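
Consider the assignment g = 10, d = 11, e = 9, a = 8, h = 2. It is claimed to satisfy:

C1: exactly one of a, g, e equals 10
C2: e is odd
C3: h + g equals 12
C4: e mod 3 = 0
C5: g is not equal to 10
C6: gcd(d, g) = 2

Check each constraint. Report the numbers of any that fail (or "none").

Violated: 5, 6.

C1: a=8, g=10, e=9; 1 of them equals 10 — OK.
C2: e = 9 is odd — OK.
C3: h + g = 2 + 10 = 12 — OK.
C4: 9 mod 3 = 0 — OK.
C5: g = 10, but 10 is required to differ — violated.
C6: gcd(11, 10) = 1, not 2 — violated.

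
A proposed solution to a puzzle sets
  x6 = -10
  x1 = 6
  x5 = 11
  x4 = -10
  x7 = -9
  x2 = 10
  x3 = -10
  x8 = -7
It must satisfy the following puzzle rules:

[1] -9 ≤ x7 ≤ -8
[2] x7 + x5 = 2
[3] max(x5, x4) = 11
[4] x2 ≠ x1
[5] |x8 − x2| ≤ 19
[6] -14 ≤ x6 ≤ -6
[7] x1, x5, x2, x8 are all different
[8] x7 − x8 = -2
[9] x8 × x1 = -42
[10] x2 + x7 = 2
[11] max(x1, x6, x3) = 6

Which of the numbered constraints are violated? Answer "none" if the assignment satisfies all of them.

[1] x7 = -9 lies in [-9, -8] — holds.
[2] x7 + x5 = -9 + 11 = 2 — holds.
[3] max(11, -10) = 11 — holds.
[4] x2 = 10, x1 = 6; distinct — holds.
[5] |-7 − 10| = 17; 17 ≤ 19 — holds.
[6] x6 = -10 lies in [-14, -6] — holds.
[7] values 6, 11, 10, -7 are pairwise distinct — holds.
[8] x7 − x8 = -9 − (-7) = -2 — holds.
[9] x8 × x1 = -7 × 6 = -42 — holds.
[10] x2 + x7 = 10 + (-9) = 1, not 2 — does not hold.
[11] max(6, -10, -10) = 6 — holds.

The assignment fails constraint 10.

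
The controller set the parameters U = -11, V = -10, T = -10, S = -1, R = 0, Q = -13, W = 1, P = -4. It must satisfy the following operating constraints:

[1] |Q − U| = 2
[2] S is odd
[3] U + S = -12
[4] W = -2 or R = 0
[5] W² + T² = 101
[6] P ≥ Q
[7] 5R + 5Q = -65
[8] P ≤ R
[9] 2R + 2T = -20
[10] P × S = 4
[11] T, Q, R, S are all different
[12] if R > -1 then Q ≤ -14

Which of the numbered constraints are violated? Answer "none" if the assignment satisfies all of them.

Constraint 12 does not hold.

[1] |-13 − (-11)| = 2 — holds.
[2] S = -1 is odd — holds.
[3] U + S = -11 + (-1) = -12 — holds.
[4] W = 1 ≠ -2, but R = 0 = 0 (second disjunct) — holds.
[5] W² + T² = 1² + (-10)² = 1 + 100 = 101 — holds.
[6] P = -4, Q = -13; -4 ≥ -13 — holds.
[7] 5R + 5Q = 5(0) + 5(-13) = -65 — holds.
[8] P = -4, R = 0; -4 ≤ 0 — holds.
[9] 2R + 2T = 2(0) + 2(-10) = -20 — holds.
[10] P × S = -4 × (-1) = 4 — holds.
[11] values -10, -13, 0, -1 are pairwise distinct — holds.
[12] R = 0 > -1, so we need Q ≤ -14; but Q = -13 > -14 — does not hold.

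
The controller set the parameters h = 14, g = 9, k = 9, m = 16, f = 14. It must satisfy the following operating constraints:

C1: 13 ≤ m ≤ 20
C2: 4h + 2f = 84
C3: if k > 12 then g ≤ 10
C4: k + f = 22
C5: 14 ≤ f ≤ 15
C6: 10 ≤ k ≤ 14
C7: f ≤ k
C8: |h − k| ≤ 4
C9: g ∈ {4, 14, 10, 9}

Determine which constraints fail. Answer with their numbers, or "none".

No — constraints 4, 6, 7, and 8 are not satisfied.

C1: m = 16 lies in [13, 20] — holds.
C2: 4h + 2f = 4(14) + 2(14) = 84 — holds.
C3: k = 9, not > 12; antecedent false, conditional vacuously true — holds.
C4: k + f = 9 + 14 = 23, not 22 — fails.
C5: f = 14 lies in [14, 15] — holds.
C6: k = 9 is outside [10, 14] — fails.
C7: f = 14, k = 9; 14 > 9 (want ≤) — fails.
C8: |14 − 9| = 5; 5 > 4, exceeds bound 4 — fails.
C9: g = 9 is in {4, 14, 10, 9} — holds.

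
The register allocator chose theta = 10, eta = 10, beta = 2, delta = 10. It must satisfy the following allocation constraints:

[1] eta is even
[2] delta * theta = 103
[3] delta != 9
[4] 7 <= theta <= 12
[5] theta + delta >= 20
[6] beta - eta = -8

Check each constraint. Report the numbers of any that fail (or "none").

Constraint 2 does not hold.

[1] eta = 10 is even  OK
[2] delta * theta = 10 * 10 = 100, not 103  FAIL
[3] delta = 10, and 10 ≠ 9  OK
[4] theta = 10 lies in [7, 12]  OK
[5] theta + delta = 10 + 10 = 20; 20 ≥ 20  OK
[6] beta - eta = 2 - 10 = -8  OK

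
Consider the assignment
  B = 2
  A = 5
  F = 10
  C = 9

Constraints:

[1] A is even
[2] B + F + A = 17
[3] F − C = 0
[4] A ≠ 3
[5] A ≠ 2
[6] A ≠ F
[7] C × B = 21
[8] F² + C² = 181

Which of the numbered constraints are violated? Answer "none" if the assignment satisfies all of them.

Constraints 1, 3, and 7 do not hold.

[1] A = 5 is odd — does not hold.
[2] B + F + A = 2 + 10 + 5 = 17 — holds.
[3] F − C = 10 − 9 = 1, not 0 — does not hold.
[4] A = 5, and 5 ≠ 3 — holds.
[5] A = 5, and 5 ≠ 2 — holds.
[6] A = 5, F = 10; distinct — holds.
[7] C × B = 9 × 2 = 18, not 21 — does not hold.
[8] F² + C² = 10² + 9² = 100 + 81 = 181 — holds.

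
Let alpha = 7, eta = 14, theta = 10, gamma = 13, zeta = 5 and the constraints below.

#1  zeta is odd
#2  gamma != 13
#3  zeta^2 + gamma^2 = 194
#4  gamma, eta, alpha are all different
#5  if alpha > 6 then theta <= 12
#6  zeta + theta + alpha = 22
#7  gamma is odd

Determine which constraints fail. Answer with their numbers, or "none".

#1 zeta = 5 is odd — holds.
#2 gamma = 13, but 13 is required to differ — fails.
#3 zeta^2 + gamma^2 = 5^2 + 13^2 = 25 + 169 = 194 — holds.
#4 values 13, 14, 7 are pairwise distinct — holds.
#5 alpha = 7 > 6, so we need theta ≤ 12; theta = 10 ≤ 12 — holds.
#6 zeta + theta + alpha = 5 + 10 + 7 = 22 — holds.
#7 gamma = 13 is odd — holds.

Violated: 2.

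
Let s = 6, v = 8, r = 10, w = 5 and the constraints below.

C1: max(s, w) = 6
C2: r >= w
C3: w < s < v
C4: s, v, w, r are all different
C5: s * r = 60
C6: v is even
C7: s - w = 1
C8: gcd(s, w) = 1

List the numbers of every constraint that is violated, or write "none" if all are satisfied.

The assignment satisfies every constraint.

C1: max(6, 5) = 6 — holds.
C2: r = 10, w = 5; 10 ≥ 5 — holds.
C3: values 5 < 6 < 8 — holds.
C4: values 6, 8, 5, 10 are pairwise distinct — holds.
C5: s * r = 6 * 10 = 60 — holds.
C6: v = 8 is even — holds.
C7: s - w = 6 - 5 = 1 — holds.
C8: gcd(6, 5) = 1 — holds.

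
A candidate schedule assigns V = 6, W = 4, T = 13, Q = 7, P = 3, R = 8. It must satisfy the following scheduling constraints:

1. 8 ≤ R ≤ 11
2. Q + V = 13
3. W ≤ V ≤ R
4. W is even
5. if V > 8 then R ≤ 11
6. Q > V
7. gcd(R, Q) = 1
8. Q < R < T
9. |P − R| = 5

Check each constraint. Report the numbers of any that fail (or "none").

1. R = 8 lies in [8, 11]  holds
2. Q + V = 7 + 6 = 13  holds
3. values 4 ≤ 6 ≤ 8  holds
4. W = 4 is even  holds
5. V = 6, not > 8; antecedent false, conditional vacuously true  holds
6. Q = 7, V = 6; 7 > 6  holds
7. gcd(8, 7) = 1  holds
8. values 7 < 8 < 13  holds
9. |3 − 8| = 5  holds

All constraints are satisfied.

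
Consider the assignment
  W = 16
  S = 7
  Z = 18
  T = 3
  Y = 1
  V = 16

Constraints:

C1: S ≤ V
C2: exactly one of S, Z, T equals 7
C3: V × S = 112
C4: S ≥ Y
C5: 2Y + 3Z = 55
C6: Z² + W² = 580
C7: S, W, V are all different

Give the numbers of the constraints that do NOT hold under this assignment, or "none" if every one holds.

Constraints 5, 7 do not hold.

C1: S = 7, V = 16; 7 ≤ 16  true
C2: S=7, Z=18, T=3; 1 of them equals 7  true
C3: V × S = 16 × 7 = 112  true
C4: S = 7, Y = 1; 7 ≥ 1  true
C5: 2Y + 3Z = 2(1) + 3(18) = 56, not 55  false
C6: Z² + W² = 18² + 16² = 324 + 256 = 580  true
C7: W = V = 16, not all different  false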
^^^^
— Problem details —
Across the records above, how many lines contain the word "below"? Please give that number alone.

— Written solution —
2